§ **TASK DETAILS**
Would you copy out each line of the records below that includes the word "from"?

### RECORDED DATA

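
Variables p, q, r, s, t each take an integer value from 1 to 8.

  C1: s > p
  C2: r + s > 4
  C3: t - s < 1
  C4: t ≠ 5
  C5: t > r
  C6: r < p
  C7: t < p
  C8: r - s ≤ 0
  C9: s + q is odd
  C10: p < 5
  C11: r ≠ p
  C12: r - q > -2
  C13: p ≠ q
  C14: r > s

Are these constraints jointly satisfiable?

Unsatisfiable

Constraints 1, 5, 7, and 14 give r < t, t < p, p < s, s < r. Chaining: r < t < p < s < r, which forces r < r — impossible.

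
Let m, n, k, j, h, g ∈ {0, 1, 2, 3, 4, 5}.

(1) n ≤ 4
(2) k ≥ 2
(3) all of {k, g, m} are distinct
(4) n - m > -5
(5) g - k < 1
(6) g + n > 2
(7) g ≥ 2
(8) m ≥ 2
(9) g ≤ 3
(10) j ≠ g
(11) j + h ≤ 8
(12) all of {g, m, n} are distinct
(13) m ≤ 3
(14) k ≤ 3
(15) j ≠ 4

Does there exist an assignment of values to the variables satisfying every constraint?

Constraints 2, 7, 8, 9, 13, and 14 confine each of k, g, m to the 2 values {2, 3}.
Constraint 3 requires all 3 of them to be distinct, but only 2 values are available — impossible by the pigeonhole principle.

Unsatisfiable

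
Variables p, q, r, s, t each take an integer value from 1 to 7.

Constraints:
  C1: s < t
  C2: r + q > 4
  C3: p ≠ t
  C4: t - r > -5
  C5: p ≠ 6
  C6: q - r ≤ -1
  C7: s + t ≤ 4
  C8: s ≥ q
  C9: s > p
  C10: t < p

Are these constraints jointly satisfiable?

Constraints 1, 9, and 10 give p < s, s < t, t < p. Chaining: p < s < t < p, which forces p < p — impossible.

Unsatisfiable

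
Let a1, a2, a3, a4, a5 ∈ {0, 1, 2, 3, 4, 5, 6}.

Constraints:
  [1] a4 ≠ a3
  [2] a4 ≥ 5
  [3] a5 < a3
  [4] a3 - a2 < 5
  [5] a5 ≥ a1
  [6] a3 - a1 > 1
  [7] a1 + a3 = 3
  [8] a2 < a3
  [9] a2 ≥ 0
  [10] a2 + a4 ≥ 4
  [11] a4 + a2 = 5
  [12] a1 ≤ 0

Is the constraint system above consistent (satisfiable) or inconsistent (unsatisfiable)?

Satisfiable

Try a1 = 0, a2 = 0, a3 = 3, a4 = 5, a5 = 0.
Check constraint 4: a3 - a2 = 3; constraint 6: a3 - a1 = 3; constraint 7: a1 + a3 = 3. The remaining constraints are straightforward to verify.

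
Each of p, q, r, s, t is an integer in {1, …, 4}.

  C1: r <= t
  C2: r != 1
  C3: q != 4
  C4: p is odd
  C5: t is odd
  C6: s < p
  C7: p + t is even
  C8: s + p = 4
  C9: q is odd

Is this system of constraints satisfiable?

The assignment p = 3, q = 1, r = 3, s = 1, t = 3 works:
  constraint 4 holds since p = 3 is odd.
  constraint 5 holds since t = 3 is odd.
  constraint 8 holds since s + p = 4.
The rest check out directly.

Satisfiable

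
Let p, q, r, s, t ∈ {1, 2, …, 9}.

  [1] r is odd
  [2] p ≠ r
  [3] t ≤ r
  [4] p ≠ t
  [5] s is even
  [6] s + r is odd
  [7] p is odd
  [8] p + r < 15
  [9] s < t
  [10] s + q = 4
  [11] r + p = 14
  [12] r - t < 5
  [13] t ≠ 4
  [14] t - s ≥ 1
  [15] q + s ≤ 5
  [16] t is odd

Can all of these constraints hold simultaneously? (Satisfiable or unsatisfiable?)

Take p = 9, q = 2, r = 5, s = 2, t = 3. Then constraint 8: p + r = 14; constraint 10: s + q = 4; constraint 11: r + p = 14, and every other listed constraint is also met.

Satisfiable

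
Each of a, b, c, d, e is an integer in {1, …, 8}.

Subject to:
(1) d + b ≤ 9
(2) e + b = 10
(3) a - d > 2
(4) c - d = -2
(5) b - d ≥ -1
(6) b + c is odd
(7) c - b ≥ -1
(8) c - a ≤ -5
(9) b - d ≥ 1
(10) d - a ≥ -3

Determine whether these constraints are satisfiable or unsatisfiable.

Unsatisfiable

Constraints 7, 8, 9, and 10 give d − a ≥ -3, a − c ≥ 5, c − b ≥ -1, b − d ≥ 1.
Adding all 4 inequalities: the left sides telescope to 0, and the right sides sum to (-3) + 5 + (-1) + 1 = 2. So 0 ≥ 2, which is false.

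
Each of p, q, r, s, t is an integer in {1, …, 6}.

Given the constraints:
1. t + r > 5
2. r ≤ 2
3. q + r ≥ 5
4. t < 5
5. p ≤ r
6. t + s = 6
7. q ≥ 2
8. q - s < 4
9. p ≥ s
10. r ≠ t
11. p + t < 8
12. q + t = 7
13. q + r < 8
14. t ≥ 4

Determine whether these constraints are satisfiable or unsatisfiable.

The assignment p = 2, q = 3, r = 2, s = 2, t = 4 works:
  constraint 1 holds since t + r = 6.
  constraint 3 holds since q + r = 5.
The rest check out directly.

Satisfiable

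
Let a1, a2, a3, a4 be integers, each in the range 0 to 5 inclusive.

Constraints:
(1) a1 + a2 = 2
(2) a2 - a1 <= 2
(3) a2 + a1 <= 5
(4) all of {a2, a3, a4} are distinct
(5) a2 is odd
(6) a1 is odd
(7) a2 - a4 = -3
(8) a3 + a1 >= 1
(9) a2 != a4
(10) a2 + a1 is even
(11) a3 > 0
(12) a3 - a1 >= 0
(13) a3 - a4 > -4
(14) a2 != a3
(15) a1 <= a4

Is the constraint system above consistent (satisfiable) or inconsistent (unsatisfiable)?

Satisfiable

Setting (a1, a2, a3, a4) = (1, 1, 3, 4) satisfies everything: constraint 1: a1 + a2 = 2; constraint 2: a2 - a1 = 0; constraint 3: a2 + a1 = 2, and the others follow.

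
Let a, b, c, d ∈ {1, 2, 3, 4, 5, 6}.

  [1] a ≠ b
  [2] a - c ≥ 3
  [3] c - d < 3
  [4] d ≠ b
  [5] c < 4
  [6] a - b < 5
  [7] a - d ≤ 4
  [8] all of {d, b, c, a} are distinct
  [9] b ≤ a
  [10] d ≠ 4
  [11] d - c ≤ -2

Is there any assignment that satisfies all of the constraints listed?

Unsatisfiable

Constraints 2, 7, and 11 give a − c ≥ 3, c − d ≥ 2, d − a ≥ -4.
Adding all 3 inequalities: the left sides telescope to 0, and the right sides sum to 3 + 2 + (-4) = 1. So 0 ≥ 1, which is false.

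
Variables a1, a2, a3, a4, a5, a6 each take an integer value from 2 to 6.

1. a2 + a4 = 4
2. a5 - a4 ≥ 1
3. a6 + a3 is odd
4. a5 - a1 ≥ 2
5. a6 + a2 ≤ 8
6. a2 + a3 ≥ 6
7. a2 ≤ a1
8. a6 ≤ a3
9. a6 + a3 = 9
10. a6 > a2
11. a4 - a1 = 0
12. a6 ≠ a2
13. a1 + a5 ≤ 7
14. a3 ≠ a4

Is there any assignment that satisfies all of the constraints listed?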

######

§ **YOUR SOLUTION**
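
Variables p, q, r, s, t each take an integer value from 1 to 8.
Variables p, q, r, s, t each take an integer value from 1 to 7.
Variables a1, a2, a3, a4, a5, a6 each take an integer value from 2 to 6.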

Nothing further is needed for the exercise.